• **Exercise**: Print only the closing part of the entries. It starts at the line containing "mass | Isp |" and includes the final line, exactly as written.

• **Entries supplied**:
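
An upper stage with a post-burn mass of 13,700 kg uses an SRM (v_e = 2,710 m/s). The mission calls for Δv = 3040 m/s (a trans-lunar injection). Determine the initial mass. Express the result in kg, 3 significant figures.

initial mass ≈ 42100 kg

Using Δv = v_e ln(m₀/m_f): m₀/m_f = exp(Δv / v_e) = exp(3040 / 2710.0) = exp(1.1218) = 3.0703.
m₀ = m_f × 3.0703 = 13,700 × 3.0703 = 42,063.1 kg.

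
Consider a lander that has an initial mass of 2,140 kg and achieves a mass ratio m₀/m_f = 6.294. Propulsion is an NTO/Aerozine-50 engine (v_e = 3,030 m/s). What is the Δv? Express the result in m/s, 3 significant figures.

Rocket equation: Δv = v_e · ln(6.294) = 3030.0 × 1.8396 ≈ 5574.0 m/s.

Δv ≈ 5570 m/s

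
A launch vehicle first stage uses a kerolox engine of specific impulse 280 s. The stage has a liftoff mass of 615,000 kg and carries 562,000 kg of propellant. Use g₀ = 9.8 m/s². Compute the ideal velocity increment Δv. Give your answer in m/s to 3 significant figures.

v_e = Isp · g₀ = 280 × 9.8 = 2744.0 m/s.
m_f = m₀ − m_prop = 615,000 − 562,000 = 53,000 kg.
Rocket equation: Δv = v_e · ln(m₀/m_f) = 2744.0 × ln(11.6) = 2744.0 × 2.4513 ≈ 6726.5 m/s.

Δv ≈ 6730 m/s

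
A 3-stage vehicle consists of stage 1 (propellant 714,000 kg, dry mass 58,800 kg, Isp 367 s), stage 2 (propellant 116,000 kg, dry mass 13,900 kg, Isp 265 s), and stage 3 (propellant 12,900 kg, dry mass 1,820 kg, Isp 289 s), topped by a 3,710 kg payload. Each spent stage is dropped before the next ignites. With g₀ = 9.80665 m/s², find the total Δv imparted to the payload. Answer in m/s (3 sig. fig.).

Ignition mass of stage 1 = 714,000+58,800 + 116,000+13,900 + 12,900+1,820 + 3,710 = 921,130 kg.
Stage 1: m₀ = 921,130 kg, m_f = 921,130 − 714,000 = 207,130 kg; Δv = 367×9.80665×ln(4.447) = 3599.0×1.4923 ≈ 5371 m/s.
Stage 2: m₀ = 148,330 kg, m_f = 148,330 − 116,000 = 32,330 kg; Δv = 265×9.80665×ln(4.588) = 2598.8×1.5234 ≈ 3959 m/s.
Stage 3: m₀ = 18,430 kg, m_f = 18,430 − 12,900 = 5,530 kg; Δv = 289×9.80665×ln(3.333) = 2834.1×1.2038 ≈ 3412 m/s.
Total Δv = 5371 + 3959 + 3412 = 12742 m/s.

Δv ≈ 12700 m/s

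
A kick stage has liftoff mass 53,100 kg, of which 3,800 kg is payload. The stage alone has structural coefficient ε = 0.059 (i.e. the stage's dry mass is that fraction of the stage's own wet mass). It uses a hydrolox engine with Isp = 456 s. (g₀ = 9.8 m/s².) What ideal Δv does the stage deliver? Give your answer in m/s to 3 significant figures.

Δv ≈ 9240 m/s

Stage wet mass = m₀ − payload = 53,100 − 3,800 = 49,300 kg.
Stage dry mass = ε × stage wet mass = 0.059 × 49,300 = 2,908.7 kg.
Burnout mass m_f = stage dry + payload = 2,908.7 + 3,800 = 6,708.7 kg.
v_e = Isp · g₀ = 456 × 9.8 = 4468.8 m/s.
Δv = v_e · ln(53,100/6,708.7) = 4468.8 × ln(7.915) = 4468.8 × 2.0688 ≈ 9245 m/s.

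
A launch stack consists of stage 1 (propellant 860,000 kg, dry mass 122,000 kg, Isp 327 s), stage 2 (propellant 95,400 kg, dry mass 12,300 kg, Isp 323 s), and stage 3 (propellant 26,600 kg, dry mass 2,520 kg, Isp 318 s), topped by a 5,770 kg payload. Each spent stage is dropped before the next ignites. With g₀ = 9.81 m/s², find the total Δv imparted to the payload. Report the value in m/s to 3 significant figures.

Δv ≈ 12600 m/s

Ignition mass of stage 1 = 860,000+122,000 + 95,400+12,300 + 26,600+2,520 + 5,770 = 1,124,590 kg.
Stage 1: m₀ = 1,124,590 kg, m_f = 1,124,590 − 860,000 = 264,590 kg; Δv = 327×9.81×ln(4.25) = 3207.9×1.4470 ≈ 4642 m/s.
Stage 2: m₀ = 142,590 kg, m_f = 142,590 − 95,400 = 47,190 kg; Δv = 323×9.81×ln(3.022) = 3168.6×1.1058 ≈ 3504 m/s.
Stage 3: m₀ = 34,890 kg, m_f = 34,890 − 26,600 = 8,290 kg; Δv = 318×9.81×ln(4.209) = 3119.6×1.4372 ≈ 4483 m/s.
Total Δv = 4642 + 3504 + 4483 = 12629 m/s.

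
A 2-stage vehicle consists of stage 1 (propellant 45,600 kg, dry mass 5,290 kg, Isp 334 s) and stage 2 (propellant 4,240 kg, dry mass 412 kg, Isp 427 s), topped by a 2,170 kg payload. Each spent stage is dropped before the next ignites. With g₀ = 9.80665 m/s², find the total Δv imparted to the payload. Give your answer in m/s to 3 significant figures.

Ignition mass of stage 1 = 45,600+5,290 + 4,240+412 + 2,170 = 57,712 kg.
Stage 1: m₀ = 57,712 kg, m_f = 57,712 − 45,600 = 12,112 kg; Δv = 334×9.80665×ln(4.765) = 3275.4×1.5613 ≈ 5114 m/s.
Stage 2: m₀ = 6,822 kg, m_f = 6,822 − 4,240 = 2,582 kg; Δv = 427×9.80665×ln(2.642) = 4187.4×0.9716 ≈ 4068 m/s.
Total Δv = 5114 + 4068 = 9182 m/s.

Δv ≈ 9180 m/s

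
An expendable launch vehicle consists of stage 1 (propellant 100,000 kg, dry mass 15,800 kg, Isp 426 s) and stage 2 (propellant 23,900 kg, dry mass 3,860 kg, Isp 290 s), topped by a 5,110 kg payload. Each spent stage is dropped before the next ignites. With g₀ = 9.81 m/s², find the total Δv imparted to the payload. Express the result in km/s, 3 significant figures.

Δv ≈ 8.36 km/s

Ignition mass of stage 1 = 100,000+15,800 + 23,900+3,860 + 5,110 = 148,670 kg.
Stage 1: m₀ = 148,670 kg, m_f = 148,670 − 100,000 = 48,670 kg; Δv = 426×9.81×ln(3.055) = 4179.1×1.1167 ≈ 4667 m/s.
Stage 2: m₀ = 32,870 kg, m_f = 32,870 − 23,900 = 8,970 kg; Δv = 290×9.81×ln(3.664) = 2844.9×1.2987 ≈ 3695 m/s.
Total Δv = 4667 + 3695 = 8362 m/s.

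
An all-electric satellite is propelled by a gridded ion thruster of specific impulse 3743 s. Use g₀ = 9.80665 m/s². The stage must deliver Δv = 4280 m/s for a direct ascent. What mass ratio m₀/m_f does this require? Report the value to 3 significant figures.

v_e = Isp · g₀ = 3743 × 9.80665 = 36706.3 m/s.
Using Δv = v_e ln(m₀/m_f): m₀/m_f = exp(Δv / v_e) = exp(4280 / 36706.3) = exp(0.1166) = 1.1237.

mass ratio ≈ 1.12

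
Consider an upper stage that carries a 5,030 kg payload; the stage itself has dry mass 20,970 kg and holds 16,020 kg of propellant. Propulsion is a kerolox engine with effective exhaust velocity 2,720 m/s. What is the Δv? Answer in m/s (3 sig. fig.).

m₀ = payload + dry + propellant = 5,030 + 20,970 + 16,020 = 42,020 kg.
m_f = payload + dry = 5,030 + 20,970 = 26,000 kg.
Rocket equation: Δv = v_e · ln(m₀/m_f) = 2720.0 × ln(1.616) = 2720.0 × 0.4800 ≈ 1305.7 m/s.

Δv ≈ 1310 m/s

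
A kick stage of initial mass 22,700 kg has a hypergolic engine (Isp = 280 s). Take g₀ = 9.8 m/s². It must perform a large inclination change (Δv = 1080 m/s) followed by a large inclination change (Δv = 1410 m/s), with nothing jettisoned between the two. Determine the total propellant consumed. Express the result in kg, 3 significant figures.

total propellant consumed ≈ 13500 kg

v_e = Isp · g₀ = 280 × 9.8 = 2744.0 m/s.
After the first burn: m = 22700 × exp(−1080/2744.0) = 22700 × 0.67463 = 15,314.1 kg.
After the second burn: m = 15,314.1 × exp(−1410/2744.0) = 15,314.1 × 0.59819 = 9,160.74 kg.
Total propellant = m₀ − m_final = 22700 − 9,160.74 = 13,539.26 kg.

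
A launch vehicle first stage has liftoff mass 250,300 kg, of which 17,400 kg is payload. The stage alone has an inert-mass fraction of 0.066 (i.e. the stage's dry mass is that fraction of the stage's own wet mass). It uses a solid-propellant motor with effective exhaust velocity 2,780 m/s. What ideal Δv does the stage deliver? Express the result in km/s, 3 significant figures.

Δv ≈ 5.65 km/s

Stage wet mass = m₀ − payload = 250,300 − 17,400 = 232,900 kg.
Stage dry mass = ε × stage wet mass = 0.066 × 232,900 = 15,371.4 kg.
Burnout mass m_f = stage dry + payload = 15,371.4 + 17,400 = 32,771.4 kg.
Δv = v_e · ln(250,300/32,771.4) = 2780.0 × ln(7.638) = 2780.0 × 2.0331 ≈ 5652 m/s.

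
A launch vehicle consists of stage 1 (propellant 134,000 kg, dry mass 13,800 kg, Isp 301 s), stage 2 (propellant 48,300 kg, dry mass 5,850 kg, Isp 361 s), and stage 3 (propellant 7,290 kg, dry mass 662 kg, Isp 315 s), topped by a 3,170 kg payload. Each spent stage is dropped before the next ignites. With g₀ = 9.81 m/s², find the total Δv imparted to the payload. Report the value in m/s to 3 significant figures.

Ignition mass of stage 1 = 134,000+13,800 + 48,300+5,850 + 7,290+662 + 3,170 = 213,072 kg.
Stage 1: m₀ = 213,072 kg, m_f = 213,072 − 134,000 = 79,072 kg; Δv = 301×9.81×ln(2.695) = 2952.8×0.9913 ≈ 2927 m/s.
Stage 2: m₀ = 65,272 kg, m_f = 65,272 − 48,300 = 16,972 kg; Δv = 361×9.81×ln(3.846) = 3541.4×1.3470 ≈ 4770 m/s.
Stage 3: m₀ = 11,122 kg, m_f = 11,122 − 7,290 = 3,832 kg; Δv = 315×9.81×ln(2.902) = 3090.2×1.0655 ≈ 3293 m/s.
Total Δv = 2927 + 4770 + 3293 = 10990 m/s.

Δv ≈ 11000 m/s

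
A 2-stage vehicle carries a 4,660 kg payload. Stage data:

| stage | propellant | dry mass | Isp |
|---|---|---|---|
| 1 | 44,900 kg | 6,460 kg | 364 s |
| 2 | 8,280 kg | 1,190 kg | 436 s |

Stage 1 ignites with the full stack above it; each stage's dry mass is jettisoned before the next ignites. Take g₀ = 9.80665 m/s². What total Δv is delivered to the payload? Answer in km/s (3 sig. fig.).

Ignition mass of stage 1 = 44,900+6,460 + 8,280+1,190 + 4,660 = 65,490 kg.
Stage 1: m₀ = 65,490 kg, m_f = 65,490 − 44,900 = 20,590 kg; Δv = 364×9.80665×ln(3.181) = 3569.6×1.1571 ≈ 4130 m/s.
Stage 2: m₀ = 14,130 kg, m_f = 14,130 − 8,280 = 5,850 kg; Δv = 436×9.80665×ln(2.415) = 4275.7×0.8819 ≈ 3771 m/s.
Total Δv = 4130 + 3771 = 7901 m/s.

Δv ≈ 7.90 km/s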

• **Result of the task**:
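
| stage | propellant | dry mass | Isp |
|---|---|---|---|
| 1 | 44,900 kg | 6,460 kg | 364 s |
| 2 | 8,280 kg | 1,190 kg | 436 s |

Stage 1 ignites with the full stack above it; each stage's dry mass is jettisoned before the next ignites. Take g₀ = 9.80665 m/s². What total Δv is delivered to the payload? Answer in km/s (3 sig. fig.).

Ignition mass of stage 1 = 44,900+6,460 + 8,280+1,190 + 4,660 = 65,490 kg.
Stage 1: m₀ = 65,490 kg, m_f = 65,490 − 44,900 = 20,590 kg; Δv = 364×9.80665×ln(3.181) = 3569.6×1.1571 ≈ 4130 m/s.
Stage 2: m₀ = 14,130 kg, m_f = 14,130 − 8,280 = 5,850 kg; Δv = 436×9.80665×ln(2.415) = 4275.7×0.8819 ≈ 3771 m/s.
Total Δv = 4130 + 3771 = 7901 m/s.

Δv ≈ 7.90 km/s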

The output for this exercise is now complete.